:: EXERCISE ::
Can you return the records below exactly as they stand, but only from the first line through the one with "voice 1: G4:4"?

:: STUDY MATERIAL ::
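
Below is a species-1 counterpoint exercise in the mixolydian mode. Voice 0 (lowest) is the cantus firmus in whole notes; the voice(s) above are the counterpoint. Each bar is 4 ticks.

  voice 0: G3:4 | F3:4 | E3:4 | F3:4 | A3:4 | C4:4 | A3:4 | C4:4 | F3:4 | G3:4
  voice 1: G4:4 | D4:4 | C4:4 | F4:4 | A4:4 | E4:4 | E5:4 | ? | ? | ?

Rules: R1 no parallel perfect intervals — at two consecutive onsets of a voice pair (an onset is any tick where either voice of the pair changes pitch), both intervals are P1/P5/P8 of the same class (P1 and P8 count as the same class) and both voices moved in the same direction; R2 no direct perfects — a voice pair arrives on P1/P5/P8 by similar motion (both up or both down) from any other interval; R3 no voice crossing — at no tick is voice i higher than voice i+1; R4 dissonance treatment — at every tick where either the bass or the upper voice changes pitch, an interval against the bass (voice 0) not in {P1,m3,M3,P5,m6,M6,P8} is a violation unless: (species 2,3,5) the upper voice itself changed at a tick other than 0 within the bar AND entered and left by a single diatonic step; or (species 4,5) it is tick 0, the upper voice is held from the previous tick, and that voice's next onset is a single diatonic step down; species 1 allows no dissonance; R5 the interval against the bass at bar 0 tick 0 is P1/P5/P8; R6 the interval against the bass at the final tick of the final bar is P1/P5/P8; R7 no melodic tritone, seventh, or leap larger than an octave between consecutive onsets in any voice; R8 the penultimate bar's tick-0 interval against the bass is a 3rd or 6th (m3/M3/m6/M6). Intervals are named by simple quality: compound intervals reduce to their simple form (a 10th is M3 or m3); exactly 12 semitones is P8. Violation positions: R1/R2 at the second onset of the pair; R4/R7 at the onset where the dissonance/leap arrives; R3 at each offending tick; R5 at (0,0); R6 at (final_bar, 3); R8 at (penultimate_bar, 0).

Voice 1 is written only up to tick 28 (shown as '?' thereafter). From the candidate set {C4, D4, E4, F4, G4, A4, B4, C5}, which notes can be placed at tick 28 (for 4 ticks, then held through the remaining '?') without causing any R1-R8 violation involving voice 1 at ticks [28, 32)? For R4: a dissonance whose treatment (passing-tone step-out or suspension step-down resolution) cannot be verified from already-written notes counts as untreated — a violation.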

:: ANSWER TO THIS PROBLEM ::
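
Below is a species-1 counterpoint exercise in the mixolydian mode. Voice 0 (lowest) is the cantus firmus in whole notes; the voice(s) above are the counterpoint. Each bar is 4 ticks.

  voice 0: G3:4 | F3:4 | E3:4 | F3:4 | A3:4 | C4:4 | A3:4 | C4:4 | F3:4 | G3:4
  voice 1: G4:4 | D4:4 | C4:4 | F4:4 | A4:4 | E4:4 | E5:4 | ? | ? | ?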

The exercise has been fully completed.